YOUR GOAL
Scan the material that follows. Copy every line containing the word "labelled".

DATA PROVIDED
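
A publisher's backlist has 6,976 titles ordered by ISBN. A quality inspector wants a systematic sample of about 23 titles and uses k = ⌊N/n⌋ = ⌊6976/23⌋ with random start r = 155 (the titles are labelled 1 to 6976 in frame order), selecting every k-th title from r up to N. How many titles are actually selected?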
==
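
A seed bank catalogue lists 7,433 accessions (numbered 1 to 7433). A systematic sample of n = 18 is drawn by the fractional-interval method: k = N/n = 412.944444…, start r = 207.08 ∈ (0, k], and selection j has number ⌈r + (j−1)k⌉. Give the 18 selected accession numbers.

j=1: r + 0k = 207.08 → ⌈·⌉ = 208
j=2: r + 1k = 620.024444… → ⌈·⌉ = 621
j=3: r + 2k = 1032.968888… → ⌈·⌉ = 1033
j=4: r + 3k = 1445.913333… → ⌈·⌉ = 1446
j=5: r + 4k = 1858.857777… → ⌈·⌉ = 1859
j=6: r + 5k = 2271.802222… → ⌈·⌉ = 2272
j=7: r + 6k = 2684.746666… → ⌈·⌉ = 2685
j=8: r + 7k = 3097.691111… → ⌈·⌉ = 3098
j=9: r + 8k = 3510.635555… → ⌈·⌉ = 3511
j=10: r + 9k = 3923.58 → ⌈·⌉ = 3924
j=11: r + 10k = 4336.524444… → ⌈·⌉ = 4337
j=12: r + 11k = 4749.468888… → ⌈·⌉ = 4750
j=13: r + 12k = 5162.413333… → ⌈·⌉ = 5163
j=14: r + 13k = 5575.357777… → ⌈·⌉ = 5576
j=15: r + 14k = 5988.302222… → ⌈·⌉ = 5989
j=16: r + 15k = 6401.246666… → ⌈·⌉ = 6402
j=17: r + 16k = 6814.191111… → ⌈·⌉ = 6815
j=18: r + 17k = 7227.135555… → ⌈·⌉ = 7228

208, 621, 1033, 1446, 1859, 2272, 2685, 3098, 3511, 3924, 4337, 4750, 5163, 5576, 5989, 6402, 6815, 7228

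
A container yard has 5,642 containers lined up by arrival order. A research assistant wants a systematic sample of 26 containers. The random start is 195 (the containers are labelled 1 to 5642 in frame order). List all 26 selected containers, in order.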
...
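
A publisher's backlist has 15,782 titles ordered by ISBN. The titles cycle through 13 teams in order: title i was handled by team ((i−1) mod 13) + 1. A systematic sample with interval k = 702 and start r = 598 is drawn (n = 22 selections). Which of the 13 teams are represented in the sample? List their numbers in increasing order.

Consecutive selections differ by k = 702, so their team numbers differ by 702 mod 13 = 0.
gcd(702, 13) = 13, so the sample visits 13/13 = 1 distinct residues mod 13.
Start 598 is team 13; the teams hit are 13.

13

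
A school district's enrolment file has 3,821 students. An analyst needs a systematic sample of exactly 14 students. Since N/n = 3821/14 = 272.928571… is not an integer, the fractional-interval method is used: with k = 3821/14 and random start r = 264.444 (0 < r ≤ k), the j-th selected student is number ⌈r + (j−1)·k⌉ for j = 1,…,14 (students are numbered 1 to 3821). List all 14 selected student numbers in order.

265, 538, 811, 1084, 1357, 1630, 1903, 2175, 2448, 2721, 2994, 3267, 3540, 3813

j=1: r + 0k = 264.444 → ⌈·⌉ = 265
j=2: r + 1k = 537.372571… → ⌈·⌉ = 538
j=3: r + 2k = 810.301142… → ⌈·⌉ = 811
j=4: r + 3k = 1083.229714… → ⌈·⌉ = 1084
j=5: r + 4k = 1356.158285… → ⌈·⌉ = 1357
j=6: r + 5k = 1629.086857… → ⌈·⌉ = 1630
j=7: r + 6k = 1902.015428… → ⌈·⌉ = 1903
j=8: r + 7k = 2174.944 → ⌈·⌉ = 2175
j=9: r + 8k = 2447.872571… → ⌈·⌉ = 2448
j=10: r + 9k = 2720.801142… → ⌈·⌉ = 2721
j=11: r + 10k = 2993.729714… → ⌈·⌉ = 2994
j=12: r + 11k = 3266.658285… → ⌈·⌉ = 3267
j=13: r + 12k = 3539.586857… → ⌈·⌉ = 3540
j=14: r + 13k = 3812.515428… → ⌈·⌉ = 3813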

THE ANSWER
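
A publisher's backlist has 6,976 titles ordered by ISBN. A quality inspector wants a systematic sample of about 23 titles and uses k = ⌊N/n⌋ = ⌊6976/23⌋ with random start r = 155 (the titles are labelled 1 to 6976 in frame order), selecting every k-th title from r up to N. How many titles are actually selected?
A container yard has 5,642 containers lined up by arrival order. A research assistant wants a systematic sample of 26 containers. The random start is 195 (the containers are labelled 1 to 5642 in frame order). List all 26 selected containers, in order.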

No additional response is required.